-- RECORDS FOR THE TASK --
-- Opening Marker --

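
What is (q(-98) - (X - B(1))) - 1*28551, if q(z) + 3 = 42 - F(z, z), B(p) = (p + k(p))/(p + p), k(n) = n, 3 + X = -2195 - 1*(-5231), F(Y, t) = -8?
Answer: -31536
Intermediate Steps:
X = 3033 (X = -3 + (-2195 - 1*(-5231)) = -3 + (-2195 + 5231) = -3 + 3036 = 3033)
B(p) = 1 (B(p) = (p + p)/(p + p) = (2*p)/((2*p)) = (2*p)*(1/(2*p)) = 1)
q(z) = 47 (q(z) = -3 + (42 - 1*(-8)) = -3 + (42 + 8) = -3 + 50 = 47)
(q(-98) - (X - B(1))) - 1*28551 = (47 - (3033 - 1*1)) - 1*28551 = (47 - (3033 - 1)) - 28551 = (47 - 1*3032) - 28551 = (47 - 3032) - 28551 = -2985 - 28551 = -31536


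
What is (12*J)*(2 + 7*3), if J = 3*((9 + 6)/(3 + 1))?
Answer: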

-- Closing Marker --

-- EXERCISE DETAILS --
Lines containing the string "What" in the material: report how many there are, with no added words.

-- YOUR SOLUTION --
2